*** RECORDS SUPPLIED ***

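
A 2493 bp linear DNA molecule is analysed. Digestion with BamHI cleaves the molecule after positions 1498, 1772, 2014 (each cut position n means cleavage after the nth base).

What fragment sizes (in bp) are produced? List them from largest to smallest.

Linear molecule, 3 cuts → 4 fragments:
  1498 − 0 = 1498 bp
  1772 − 1498 = 274 bp
  2014 − 1772 = 242 bp
  2493 − 2014 = 479 bp
Sorted largest to smallest: 1498, 479, 274, 242 bp.

1498, 479, 274, 242 bp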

*** End of RECORDS SUPPLIED ***

EXERCISE PROMPT: Each line of the data must come back exactly as written.

EXERCISE OUTPUT:
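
A 2493 bp linear DNA molecule is analysed. Digestion with BamHI cleaves the molecule after positions 1498, 1772, 2014 (each cut position n means cleavage after the nth base).

What fragment sizes (in bp) are produced? List them from largest to smallest.

Linear molecule, 3 cuts → 4 fragments:
  1498 − 0 = 1498 bp
  1772 − 1498 = 274 bp
  2014 − 1772 = 242 bp
  2493 − 2014 = 479 bp
Sorted largest to smallest: 1498, 479, 274, 242 bp.

1498, 479, 274, 242 bp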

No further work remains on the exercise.